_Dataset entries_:

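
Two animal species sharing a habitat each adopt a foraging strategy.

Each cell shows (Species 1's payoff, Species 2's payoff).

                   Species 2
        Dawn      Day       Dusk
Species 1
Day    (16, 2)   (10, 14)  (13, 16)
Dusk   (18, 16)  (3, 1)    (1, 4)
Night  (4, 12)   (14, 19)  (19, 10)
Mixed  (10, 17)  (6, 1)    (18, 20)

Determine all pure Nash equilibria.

For each strategy profile, look for a profitable unilateral deviation.
(Day, Dawn): Species 1 can switch to Dusk (16 → 18). Not NE.
(Day, Day): Species 1 can switch to Night (10 → 14). Not NE.
(Day, Dusk): Species 1 can switch to Night (13 → 19). Not NE.
(Dusk, Dawn): Species 1 gets 18, best alternative 16; Species 2 gets 16, best alternative 4. No profitable deviation — NE.
(Dusk, Day): Species 1 can switch to Day (3 → 10). Not NE.
(Dusk, Dusk): Species 1 can switch to Day (1 → 13). Not NE.
(Night, Dawn): Species 1 can switch to Day (4 → 16). Not NE.
(Night, Day): Species 1 gets 14, best alternative 10; Species 2 gets 19, best alternative 12. No profitable deviation — NE.
(The remaining 4 profiles each have a profitable deviation by the same check.)

The pure Nash equilibria are (Dusk, Dawn) and (Night, Day).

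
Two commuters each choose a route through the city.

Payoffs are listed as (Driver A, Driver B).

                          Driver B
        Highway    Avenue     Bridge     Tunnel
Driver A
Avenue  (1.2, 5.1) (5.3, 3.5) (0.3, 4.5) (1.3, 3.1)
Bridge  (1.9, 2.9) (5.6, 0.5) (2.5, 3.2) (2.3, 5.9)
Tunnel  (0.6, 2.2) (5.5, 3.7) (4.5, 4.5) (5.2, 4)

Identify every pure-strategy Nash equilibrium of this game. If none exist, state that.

Driver A against Highway: payoffs 1.2, 1.9, 0.6 → best response Bridge.
Driver A against Avenue: payoffs 5.3, 5.6, 5.5 → best response Bridge.
Driver A against Bridge: payoffs 0.3, 2.5, 4.5 → best response Tunnel.
Driver A against Tunnel: payoffs 1.3, 2.3, 5.2 → best response Tunnel.
Driver B against Avenue: payoffs 5.1, 3.5, 4.5, 3.1 → best response Highway.
Driver B against Bridge: payoffs 2.9, 0.5, 3.2, 5.9 → best response Tunnel.
Driver B against Tunnel: payoffs 2.2, 3.7, 4.5, 4 → best response Bridge.
Mutual best responses: (Tunnel, Bridge).

Pure NE: (Tunnel, Bridge)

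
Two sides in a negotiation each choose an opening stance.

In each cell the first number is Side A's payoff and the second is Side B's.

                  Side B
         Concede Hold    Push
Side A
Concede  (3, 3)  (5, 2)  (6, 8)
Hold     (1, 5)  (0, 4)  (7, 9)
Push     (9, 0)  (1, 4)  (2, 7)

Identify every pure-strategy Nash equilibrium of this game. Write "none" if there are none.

Pure NE: (Hold, Push)

(Concede, Concede): Side A can switch to Push (3 → 9). Not NE.
(Concede, Hold): Side B can switch to Concede (2 → 3). Not NE.
(Concede, Push): Side A can switch to Hold (6 → 7). Not NE.
(Hold, Concede): Side A can switch to Concede (1 → 3). Not NE.
(Hold, Hold): Side A can switch to Concede (0 → 5). Not NE.
(Hold, Push): Side A gets 7, best alternative 6; Side B gets 9, best alternative 5. No profitable deviation — NE.
(Push, Concede): Side B can switch to Hold (0 → 4). Not NE.
(The remaining 2 profiles each have a profitable deviation by the same check.)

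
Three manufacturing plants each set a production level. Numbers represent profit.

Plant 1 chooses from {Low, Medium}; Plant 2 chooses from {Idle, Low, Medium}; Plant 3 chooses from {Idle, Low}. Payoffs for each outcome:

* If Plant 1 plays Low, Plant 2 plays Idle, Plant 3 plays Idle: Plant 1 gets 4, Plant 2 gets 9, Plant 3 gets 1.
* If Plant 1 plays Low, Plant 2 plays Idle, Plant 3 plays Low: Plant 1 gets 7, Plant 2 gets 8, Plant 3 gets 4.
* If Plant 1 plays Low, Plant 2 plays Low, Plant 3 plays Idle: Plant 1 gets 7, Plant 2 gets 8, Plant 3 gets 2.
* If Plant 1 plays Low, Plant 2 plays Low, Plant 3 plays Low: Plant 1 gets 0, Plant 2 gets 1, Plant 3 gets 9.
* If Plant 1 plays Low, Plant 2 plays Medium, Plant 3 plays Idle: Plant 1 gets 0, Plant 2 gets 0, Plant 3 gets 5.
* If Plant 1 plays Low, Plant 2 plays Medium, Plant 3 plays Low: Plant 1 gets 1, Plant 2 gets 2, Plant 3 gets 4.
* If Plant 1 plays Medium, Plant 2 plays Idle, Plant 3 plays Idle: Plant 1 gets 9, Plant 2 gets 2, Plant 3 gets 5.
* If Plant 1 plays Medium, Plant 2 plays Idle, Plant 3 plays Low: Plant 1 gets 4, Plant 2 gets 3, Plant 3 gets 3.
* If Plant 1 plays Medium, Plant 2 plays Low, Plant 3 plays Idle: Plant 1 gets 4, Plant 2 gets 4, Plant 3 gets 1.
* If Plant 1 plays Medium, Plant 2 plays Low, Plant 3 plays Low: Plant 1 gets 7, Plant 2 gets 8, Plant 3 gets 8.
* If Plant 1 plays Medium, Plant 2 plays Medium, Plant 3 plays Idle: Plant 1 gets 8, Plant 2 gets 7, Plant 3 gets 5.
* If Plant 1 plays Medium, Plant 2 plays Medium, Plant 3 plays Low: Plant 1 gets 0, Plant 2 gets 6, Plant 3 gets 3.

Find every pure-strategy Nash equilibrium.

For each strategy profile, look for a profitable unilateral deviation.
(Low, Idle, Idle): Plant 1 can switch to Medium (4 → 9). Not NE.
(Low, Idle, Low): Plant 1 gets 7, best alternative 4; Plant 2 gets 8, best alternative 2; Plant 3 gets 4, best alternative 1. No profitable deviation — NE.
(Low, Low, Idle): Plant 2 can switch to Idle (8 → 9). Not NE.
(Low, Low, Low): Plant 1 can switch to Medium (0 → 7). Not NE.
(Low, Medium, Idle): Plant 1 can switch to Medium (0 → 8). Not NE.
(Low, Medium, Low): Plant 2 can switch to Idle (2 → 8). Not NE.
(Medium, Idle, Idle): Plant 2 can switch to Low (2 → 4). Not NE.
(Medium, Idle, Low): Plant 1 can switch to Low (4 → 7). Not NE.
(Medium, Low, Idle): Plant 1 can switch to Low (4 → 7). Not NE.
(Medium, Low, Low): Plant 1 gets 7, best alternative 0; Plant 2 gets 8, best alternative 6; Plant 3 gets 8, best alternative 1. No profitable deviation — NE.
(Medium, Medium, Idle): Plant 1 gets 8, best alternative 0; Plant 2 gets 7, best alternative 4; Plant 3 gets 5, best alternative 3. No profitable deviation — NE.
(Medium, Medium, Low): Plant 1 can switch to Low (0 → 1). Not NE.

Pure-strategy Nash equilibria: (Low, Idle, Low); (Medium, Low, Low); (Medium, Medium, Idle)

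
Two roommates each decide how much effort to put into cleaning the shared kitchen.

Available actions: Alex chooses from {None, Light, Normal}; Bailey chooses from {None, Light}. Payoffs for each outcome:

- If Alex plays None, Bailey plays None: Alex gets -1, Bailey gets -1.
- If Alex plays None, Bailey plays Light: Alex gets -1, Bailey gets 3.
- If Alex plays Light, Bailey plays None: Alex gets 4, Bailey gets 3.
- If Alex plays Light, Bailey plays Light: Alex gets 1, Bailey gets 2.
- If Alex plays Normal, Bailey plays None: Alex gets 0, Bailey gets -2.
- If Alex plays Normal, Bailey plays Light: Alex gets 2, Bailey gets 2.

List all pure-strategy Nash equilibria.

(Light, None); (Normal, Light)

(None, None): Alex can switch to Light (-1 → 4). Not NE.
(None, Light): Alex can switch to Light (-1 → 1). Not NE.
(Light, None): Alex gets 4, best alternative 0; Bailey gets 3, best alternative 2. No profitable deviation — NE.
(Light, Light): Alex can switch to Normal (1 → 2). Not NE.
(Normal, None): Alex can switch to Light (0 → 4). Not NE.
(Normal, Light): Alex gets 2, best alternative 1; Bailey gets 2, best alternative -2. No profitable deviation — NE.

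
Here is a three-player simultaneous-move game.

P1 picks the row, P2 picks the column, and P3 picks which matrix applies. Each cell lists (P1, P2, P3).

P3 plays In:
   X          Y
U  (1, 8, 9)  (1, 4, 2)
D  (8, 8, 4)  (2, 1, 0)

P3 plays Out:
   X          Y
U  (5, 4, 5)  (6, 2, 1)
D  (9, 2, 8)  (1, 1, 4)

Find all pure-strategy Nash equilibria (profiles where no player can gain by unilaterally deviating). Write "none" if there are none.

(D, X, Out)

Check each profile: it is a Nash equilibrium iff no player can strictly gain by switching unilaterally.
(U, X, In): P1 can switch to D (1 → 8). Not NE.
(U, X, Out): P1 can switch to D (5 → 9). Not NE.
(U, Y, In): P1 can switch to D (1 → 2). Not NE.
(U, Y, Out): P2 can switch to X (2 → 4). Not NE.
(D, X, In): P3 can switch to Out (4 → 8). Not NE.
(D, X, Out): P1 gets 9, best alternative 5; P2 gets 2, best alternative 1; P3 gets 8, best alternative 4. No profitable deviation — NE.
(D, Y, In): P2 can switch to X (1 → 8). Not NE.
(D, Y, Out): P1 can switch to U (1 → 6). Not NE.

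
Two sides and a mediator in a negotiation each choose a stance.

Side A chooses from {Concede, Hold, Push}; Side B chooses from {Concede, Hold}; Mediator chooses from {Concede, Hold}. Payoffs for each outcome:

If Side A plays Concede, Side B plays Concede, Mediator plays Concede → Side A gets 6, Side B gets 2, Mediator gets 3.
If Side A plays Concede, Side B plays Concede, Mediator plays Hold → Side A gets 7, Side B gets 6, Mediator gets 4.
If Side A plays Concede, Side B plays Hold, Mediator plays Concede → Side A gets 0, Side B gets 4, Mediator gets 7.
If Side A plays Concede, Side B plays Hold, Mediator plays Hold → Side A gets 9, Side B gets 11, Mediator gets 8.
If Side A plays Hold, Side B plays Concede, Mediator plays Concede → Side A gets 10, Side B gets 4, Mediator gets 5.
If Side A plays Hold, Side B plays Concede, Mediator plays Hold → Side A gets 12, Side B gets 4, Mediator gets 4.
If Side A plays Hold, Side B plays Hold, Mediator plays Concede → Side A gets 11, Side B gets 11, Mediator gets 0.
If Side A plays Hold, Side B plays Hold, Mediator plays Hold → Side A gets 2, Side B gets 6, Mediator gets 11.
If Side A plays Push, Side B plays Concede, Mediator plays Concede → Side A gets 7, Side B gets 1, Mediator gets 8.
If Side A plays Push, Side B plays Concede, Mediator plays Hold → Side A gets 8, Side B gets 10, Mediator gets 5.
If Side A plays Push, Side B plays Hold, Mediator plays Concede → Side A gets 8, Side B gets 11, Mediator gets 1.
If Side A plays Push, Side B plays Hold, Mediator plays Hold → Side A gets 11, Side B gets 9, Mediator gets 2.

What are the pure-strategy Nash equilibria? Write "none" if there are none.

Side A against (Concede, Concede): payoffs 6, 10, 7 → best response Hold.
Side A against (Concede, Hold): payoffs 7, 12, 8 → best response Hold.
Side A against (Hold, Concede): payoffs 0, 11, 8 → best response Hold.
Side A against (Hold, Hold): payoffs 9, 2, 11 → best response Push.
Side B against (Concede, Concede): payoffs 2, 4 → best response Hold.
Side B against (Concede, Hold): payoffs 6, 11 → best response Hold.
Side B against (Hold, Concede): payoffs 4, 11 → best response Hold.
Side B against (Hold, Hold): payoffs 4, 6 → best response Hold.
Side B against (Push, Concede): payoffs 1, 11 → best response Hold.
Side B against (Push, Hold): payoffs 10, 9 → best response Concede.
Mediator against (Concede, Concede): payoffs 3, 4 → best response Hold.
Mediator against (Concede, Hold): payoffs 7, 8 → best response Hold.
Mediator against (Hold, Concede): payoffs 5, 4 → best response Concede.
Mediator against (Hold, Hold): payoffs 0, 11 → best response Hold.
Mediator against (Push, Concede): payoffs 8, 5 → best response Concede.
Mediator against (Push, Hold): payoffs 1, 2 → best response Hold.
No profile is a mutual best response for all players.

none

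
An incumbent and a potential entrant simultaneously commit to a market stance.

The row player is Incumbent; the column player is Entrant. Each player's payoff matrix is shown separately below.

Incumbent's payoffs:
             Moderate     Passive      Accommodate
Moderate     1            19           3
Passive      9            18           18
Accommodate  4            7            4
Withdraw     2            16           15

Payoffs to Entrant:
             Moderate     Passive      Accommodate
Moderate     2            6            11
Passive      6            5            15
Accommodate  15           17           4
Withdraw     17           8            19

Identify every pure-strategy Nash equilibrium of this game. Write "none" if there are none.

Mark each player's best response to every combination of opponents' strategies; a profile where every player is best-responding is a pure Nash equilibrium.
Incumbent against Moderate: payoffs 1, 9, 4, 2 → best response Passive.
Incumbent against Passive: payoffs 19, 18, 7, 16 → best response Moderate.
Incumbent against Accommodate: payoffs 3, 18, 4, 15 → best response Passive.
Entrant against Moderate: payoffs 2, 6, 11 → best response Accommodate.
Entrant against Passive: payoffs 6, 5, 15 → best response Accommodate.
Entrant against Accommodate: payoffs 15, 17, 4 → best response Passive.
Entrant against Withdraw: payoffs 17, 8, 19 → best response Accommodate.
Mutual best responses: (Passive, Accommodate).

The unique pure-strategy Nash equilibrium is (Passive, Accommodate).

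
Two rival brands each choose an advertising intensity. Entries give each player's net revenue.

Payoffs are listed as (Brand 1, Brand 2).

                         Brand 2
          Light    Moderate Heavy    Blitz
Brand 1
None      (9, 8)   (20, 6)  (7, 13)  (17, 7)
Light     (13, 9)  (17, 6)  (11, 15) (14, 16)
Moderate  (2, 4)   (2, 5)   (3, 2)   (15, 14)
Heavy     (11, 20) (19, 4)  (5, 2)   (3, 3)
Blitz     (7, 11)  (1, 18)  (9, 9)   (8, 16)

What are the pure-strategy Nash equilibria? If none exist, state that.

(None, Light): Brand 1 can switch to Light (9 → 13). Not NE.
(None, Moderate): Brand 2 can switch to Light (6 → 8). Not NE.
(None, Heavy): Brand 1 can switch to Light (7 → 11). Not NE.
(None, Blitz): Brand 2 can switch to Light (7 → 8). Not NE.
(Light, Light): Brand 2 can switch to Heavy (9 → 15). Not NE.
(Light, Moderate): Brand 1 can switch to None (17 → 20). Not NE.
(Light, Heavy): Brand 2 can switch to Blitz (15 → 16). Not NE.
(Light, Blitz): Brand 1 can switch to None (14 → 17). Not NE.
(Moderate, Light): Brand 1 can switch to None (2 → 9). Not NE.
(Moderate, Moderate): Brand 1 can switch to None (2 → 20). Not NE.
(Moderate, Heavy): Brand 1 can switch to None (3 → 7). Not NE.
(Moderate, Blitz): Brand 1 can switch to None (15 → 17). Not NE.
(The remaining 8 profiles each have a profitable deviation by the same check.)

There is no pure-strategy Nash equilibrium.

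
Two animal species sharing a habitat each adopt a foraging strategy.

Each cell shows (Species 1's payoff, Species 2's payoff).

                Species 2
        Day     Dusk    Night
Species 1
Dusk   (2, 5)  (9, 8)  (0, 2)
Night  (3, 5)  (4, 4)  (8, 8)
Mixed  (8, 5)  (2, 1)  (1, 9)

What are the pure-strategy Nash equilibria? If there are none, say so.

Check each profile: it is a Nash equilibrium iff no player can strictly gain by switching unilaterally.
(Dusk, Day): Species 1 can switch to Night (2 → 3). Not NE.
(Dusk, Dusk): Species 1 gets 9, best alternative 4; Species 2 gets 8, best alternative 5. No profitable deviation — NE.
(Dusk, Night): Species 1 can switch to Night (0 → 8). Not NE.
(Night, Day): Species 1 can switch to Mixed (3 → 8). Not NE.
(Night, Dusk): Species 1 can switch to Dusk (4 → 9). Not NE.
(Night, Night): Species 1 gets 8, best alternative 1; Species 2 gets 8, best alternative 5. No profitable deviation — NE.
(Mixed, Day): Species 2 can switch to Night (5 → 9). Not NE.
(Mixed, Dusk): Species 1 can switch to Dusk (2 → 9). Not NE.
(Mixed, Night): Species 1 can switch to Night (1 → 8). Not NE.

(Dusk, Dusk); (Night, Night)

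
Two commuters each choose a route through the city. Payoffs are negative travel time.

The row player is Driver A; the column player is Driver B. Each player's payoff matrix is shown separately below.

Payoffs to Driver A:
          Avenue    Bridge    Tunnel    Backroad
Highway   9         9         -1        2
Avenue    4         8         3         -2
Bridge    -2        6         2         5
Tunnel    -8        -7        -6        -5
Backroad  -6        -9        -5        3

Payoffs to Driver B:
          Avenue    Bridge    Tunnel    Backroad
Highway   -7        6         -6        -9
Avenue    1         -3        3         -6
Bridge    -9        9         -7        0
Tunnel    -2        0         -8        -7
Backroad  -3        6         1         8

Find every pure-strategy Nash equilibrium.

Driver A against Avenue: payoffs 9, 4, -2, -8, -6 → best response Highway.
Driver A against Bridge: payoffs 9, 8, 6, -7, -9 → best response Highway.
Driver A against Tunnel: payoffs -1, 3, 2, -6, -5 → best response Avenue.
Driver A against Backroad: payoffs 2, -2, 5, -5, 3 → best response Bridge.
Driver B against Highway: payoffs -7, 6, -6, -9 → best response Bridge.
Driver B against Avenue: payoffs 1, -3, 3, -6 → best response Tunnel.
Driver B against Bridge: payoffs -9, 9, -7, 0 → best response Bridge.
Driver B against Tunnel: payoffs -2, 0, -8, -7 → best response Bridge.
Driver B against Backroad: payoffs -3, 6, 1, 8 → best response Backroad.
Mutual best responses: (Highway, Bridge); (Avenue, Tunnel).

Pure-strategy Nash equilibria: (Highway, Bridge); (Avenue, Tunnel)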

_Instructions to follow_:
Please go through the data above and copy each line that has the word "listed".

_Reply to the task_:
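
Payoffs are listed as (Driver A, Driver B).
Payoffs are listed as (Brand 1, Brand 2).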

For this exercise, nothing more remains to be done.